→ Assignment: Only the lines from the one with "What is [Q(α):Q] for α = ζ_416" through the end of the data are wanted, copied exactly.
**** Recorded data ****
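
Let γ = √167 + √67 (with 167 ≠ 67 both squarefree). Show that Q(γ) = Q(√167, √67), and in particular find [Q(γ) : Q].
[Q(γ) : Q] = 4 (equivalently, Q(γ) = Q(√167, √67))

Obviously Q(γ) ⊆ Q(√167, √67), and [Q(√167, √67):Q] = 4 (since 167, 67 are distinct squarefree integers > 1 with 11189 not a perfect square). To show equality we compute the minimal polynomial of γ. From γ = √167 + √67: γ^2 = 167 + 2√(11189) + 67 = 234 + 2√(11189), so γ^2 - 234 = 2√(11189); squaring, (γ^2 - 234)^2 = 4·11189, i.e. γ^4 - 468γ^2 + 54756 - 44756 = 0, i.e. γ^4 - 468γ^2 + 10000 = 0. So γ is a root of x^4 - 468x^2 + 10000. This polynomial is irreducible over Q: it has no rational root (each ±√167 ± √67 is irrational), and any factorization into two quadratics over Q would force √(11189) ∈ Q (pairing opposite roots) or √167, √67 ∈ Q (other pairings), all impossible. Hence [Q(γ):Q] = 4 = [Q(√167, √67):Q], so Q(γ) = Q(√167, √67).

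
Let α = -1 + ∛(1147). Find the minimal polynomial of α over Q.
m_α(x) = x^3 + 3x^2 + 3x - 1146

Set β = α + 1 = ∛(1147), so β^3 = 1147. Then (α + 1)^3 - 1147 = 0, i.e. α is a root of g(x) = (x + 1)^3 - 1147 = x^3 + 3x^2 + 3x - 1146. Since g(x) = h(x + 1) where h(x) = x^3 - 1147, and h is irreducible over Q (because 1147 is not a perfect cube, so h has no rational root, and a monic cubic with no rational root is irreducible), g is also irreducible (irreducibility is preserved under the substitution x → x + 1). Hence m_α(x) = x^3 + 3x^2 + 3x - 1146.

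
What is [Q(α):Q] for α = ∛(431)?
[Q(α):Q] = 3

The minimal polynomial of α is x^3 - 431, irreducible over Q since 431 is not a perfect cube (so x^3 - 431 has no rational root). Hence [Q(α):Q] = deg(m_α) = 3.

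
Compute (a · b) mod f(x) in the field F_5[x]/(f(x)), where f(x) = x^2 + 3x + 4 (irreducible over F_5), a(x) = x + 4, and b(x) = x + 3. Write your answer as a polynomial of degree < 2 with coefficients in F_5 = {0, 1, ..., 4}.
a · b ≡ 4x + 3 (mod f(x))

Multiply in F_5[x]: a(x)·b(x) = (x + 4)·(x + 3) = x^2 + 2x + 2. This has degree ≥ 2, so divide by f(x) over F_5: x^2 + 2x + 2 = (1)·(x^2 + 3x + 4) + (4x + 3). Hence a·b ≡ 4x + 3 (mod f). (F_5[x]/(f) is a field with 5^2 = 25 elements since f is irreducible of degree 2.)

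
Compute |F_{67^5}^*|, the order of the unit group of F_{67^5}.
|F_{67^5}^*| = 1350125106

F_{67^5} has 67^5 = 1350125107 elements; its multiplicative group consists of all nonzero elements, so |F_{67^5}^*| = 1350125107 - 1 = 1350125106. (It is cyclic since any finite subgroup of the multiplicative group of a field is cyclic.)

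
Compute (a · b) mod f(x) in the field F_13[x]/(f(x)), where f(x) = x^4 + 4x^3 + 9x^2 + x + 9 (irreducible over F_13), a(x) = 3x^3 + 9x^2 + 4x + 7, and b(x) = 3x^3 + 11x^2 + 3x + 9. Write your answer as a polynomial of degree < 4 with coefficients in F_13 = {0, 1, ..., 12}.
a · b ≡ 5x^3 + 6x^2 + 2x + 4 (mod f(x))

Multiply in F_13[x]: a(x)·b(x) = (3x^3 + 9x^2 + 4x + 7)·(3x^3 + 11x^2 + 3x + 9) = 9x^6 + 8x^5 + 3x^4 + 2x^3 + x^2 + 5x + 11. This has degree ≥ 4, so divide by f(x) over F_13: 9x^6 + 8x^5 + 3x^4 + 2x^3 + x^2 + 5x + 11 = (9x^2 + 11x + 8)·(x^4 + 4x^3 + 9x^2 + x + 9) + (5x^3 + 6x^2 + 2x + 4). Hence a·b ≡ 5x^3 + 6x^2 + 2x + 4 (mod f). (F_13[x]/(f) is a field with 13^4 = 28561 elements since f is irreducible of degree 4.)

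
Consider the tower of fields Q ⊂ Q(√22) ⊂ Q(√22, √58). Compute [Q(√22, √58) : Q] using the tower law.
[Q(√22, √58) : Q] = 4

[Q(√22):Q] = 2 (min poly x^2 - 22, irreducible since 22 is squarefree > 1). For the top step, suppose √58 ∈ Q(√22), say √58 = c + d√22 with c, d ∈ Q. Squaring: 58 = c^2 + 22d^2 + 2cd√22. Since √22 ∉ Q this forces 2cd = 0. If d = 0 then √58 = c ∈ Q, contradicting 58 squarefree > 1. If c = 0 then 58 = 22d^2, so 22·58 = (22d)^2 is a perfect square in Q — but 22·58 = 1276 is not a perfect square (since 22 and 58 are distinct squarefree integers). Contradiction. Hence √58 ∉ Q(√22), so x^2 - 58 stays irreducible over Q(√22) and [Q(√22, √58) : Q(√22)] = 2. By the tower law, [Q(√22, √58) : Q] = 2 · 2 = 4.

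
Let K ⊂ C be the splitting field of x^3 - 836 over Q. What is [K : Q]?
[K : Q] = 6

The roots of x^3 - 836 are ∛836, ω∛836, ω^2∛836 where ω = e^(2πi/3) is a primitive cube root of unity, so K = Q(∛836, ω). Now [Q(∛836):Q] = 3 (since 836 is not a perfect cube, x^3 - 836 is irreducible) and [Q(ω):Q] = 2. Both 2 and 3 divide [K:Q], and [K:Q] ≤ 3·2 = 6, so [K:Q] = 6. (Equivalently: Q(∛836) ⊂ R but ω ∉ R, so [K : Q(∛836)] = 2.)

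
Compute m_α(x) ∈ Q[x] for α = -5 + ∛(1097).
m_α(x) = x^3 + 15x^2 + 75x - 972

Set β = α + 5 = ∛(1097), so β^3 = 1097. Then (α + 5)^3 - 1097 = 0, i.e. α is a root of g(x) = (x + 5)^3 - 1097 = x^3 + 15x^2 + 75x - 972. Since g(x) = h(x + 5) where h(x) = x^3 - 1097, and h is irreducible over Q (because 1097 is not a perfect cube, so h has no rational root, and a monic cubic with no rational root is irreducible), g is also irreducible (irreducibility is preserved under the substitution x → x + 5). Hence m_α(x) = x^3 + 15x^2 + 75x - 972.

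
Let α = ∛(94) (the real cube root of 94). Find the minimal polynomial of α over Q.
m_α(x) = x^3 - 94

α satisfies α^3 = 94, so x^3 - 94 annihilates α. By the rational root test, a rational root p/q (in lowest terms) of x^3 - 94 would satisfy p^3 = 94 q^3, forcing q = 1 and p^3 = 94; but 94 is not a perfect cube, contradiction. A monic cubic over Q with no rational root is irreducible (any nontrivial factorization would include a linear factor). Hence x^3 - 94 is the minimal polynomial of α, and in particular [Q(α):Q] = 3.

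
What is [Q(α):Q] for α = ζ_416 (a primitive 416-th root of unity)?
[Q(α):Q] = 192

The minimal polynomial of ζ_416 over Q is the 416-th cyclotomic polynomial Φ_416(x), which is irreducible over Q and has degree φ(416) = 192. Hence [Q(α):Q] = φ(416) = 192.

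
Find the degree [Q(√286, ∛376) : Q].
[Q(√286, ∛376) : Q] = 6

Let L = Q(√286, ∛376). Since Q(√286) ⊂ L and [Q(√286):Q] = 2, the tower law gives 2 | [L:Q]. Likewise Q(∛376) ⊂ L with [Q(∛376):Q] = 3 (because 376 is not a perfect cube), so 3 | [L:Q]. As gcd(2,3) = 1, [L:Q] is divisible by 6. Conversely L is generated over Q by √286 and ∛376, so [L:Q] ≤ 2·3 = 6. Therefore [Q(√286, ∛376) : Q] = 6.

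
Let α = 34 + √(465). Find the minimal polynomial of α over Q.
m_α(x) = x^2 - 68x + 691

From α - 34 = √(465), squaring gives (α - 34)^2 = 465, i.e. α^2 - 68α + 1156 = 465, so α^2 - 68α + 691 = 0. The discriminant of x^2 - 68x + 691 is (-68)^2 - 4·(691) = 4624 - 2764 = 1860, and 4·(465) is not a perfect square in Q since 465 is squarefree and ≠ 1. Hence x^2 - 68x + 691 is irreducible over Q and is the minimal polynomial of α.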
****
→ Solution to the problem:
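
What is [Q(α):Q] for α = ζ_416 (a primitive 416-th root of unity)?
[Q(α):Q] = 192

The minimal polynomial of ζ_416 over Q is the 416-th cyclotomic polynomial Φ_416(x), which is irreducible over Q and has degree φ(416) = 192. Hence [Q(α):Q] = φ(416) = 192.

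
Find the degree [Q(√286, ∛376) : Q].
[Q(√286, ∛376) : Q] = 6

Let L = Q(√286, ∛376). Since Q(√286) ⊂ L and [Q(√286):Q] = 2, the tower law gives 2 | [L:Q]. Likewise Q(∛376) ⊂ L with [Q(∛376):Q] = 3 (because 376 is not a perfect cube), so 3 | [L:Q]. As gcd(2,3) = 1, [L:Q] is divisible by 6. Conversely L is generated over Q by √286 and ∛376, so [L:Q] ≤ 2·3 = 6. Therefore [Q(√286, ∛376) : Q] = 6.

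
Let α = 34 + √(465). Find the minimal polynomial of α over Q.
m_α(x) = x^2 - 68x + 691

From α - 34 = √(465), squaring gives (α - 34)^2 = 465, i.e. α^2 - 68α + 1156 = 465, so α^2 - 68α + 691 = 0. The discriminant of x^2 - 68x + 691 is (-68)^2 - 4·(691) = 4624 - 2764 = 1860, and 4·(465) is not a perfect square in Q since 465 is squarefree and ≠ 1. Hence x^2 - 68x + 691 is irreducible over Q and is the minimal polynomial of α.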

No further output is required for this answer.